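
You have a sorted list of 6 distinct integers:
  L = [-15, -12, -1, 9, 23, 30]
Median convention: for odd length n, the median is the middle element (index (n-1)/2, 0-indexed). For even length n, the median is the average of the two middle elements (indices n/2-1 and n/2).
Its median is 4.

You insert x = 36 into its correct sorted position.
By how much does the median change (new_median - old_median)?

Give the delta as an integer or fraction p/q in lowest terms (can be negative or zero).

Answer: 5

Derivation:
Old median = 4
After inserting x = 36: new sorted = [-15, -12, -1, 9, 23, 30, 36]
New median = 9
Delta = 9 - 4 = 5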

────────────────────

• Work instructions: Retype all of the records above, keeping them identical.

• Solution to this task:
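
You have a sorted list of 6 distinct integers:
  L = [-15, -12, -1, 9, 23, 30]
Median convention: for odd length n, the median is the middle element (index (n-1)/2, 0-indexed). For even length n, the median is the average of the two middle elements (indices n/2-1 and n/2).
Its median is 4.

You insert x = 36 into its correct sorted position.
By how much does the median change (new_median - old_median)?

Give the delta as an integer or fraction p/q in lowest terms (can be negative or zero).

Answer: 5

Derivation:
Old median = 4
After inserting x = 36: new sorted = [-15, -12, -1, 9, 23, 30, 36]
New median = 9
Delta = 9 - 4 = 5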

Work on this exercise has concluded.